* _Work instructions_:
A word-for-word restatement of the data is what is needed.

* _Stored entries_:
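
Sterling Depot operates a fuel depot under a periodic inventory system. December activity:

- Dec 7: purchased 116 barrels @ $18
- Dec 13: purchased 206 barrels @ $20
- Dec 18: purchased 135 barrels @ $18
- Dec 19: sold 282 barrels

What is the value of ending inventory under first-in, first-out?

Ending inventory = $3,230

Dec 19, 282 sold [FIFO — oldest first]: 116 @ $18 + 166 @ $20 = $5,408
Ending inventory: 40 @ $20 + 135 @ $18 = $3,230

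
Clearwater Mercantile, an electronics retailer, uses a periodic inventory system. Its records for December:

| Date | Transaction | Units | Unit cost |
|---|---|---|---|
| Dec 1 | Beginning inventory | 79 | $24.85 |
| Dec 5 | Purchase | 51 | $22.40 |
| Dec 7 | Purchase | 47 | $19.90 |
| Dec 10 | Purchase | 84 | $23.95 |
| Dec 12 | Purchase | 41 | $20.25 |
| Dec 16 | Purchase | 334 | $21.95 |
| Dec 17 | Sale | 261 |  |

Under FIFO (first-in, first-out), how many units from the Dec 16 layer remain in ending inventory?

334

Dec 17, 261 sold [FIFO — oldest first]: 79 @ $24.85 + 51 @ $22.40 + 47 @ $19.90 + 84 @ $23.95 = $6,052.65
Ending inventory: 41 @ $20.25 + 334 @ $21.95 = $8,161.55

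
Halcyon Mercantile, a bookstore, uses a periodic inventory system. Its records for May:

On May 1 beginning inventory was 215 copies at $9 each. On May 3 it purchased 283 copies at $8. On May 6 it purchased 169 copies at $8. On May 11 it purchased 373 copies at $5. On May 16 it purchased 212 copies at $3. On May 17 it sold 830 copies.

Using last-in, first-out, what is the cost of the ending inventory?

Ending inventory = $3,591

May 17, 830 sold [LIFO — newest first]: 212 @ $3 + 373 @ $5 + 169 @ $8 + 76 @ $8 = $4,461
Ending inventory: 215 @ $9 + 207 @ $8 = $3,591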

* _Answer to the problem_:
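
Sterling Depot operates a fuel depot under a periodic inventory system. December activity:

- Dec 7: purchased 116 barrels @ $18
- Dec 13: purchased 206 barrels @ $20
- Dec 18: purchased 135 barrels @ $18
- Dec 19: sold 282 barrels

What is the value of ending inventory under first-in, first-out?

Ending inventory = $3,230

Dec 19, 282 sold [FIFO — oldest first]: 116 @ $18 + 166 @ $20 = $5,408
Ending inventory: 40 @ $20 + 135 @ $18 = $3,230

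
Clearwater Mercantile, an electronics retailer, uses a periodic inventory system. Its records for December:

| Date | Transaction | Units | Unit cost |
|---|---|---|---|
| Dec 1 | Beginning inventory | 79 | $24.85 |
| Dec 5 | Purchase | 51 | $22.40 |
| Dec 7 | Purchase | 47 | $19.90 |
| Dec 10 | Purchase | 84 | $23.95 |
| Dec 12 | Purchase | 41 | $20.25 |
| Dec 16 | Purchase | 334 | $21.95 |
| Dec 17 | Sale | 261 |  |

Under FIFO (first-in, first-out), how many units from the Dec 16 layer remain in ending inventory?

334

Dec 17, 261 sold [FIFO — oldest first]: 79 @ $24.85 + 51 @ $22.40 + 47 @ $19.90 + 84 @ $23.95 = $6,052.65
Ending inventory: 41 @ $20.25 + 334 @ $21.95 = $8,161.55

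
Halcyon Mercantile, a bookstore, uses a periodic inventory system. Its records for May:

On May 1 beginning inventory was 215 copies at $9 each. On May 3 it purchased 283 copies at $8. On May 6 it purchased 169 copies at $8. On May 11 it purchased 373 copies at $5. On May 16 it purchased 212 copies at $3. On May 17 it sold 830 copies.

Using last-in, first-out, what is the cost of the ending inventory?

Ending inventory = $3,591

May 17, 830 sold [LIFO — newest first]: 212 @ $3 + 373 @ $5 + 169 @ $8 + 76 @ $8 = $4,461
Ending inventory: 215 @ $9 + 207 @ $8 = $3,591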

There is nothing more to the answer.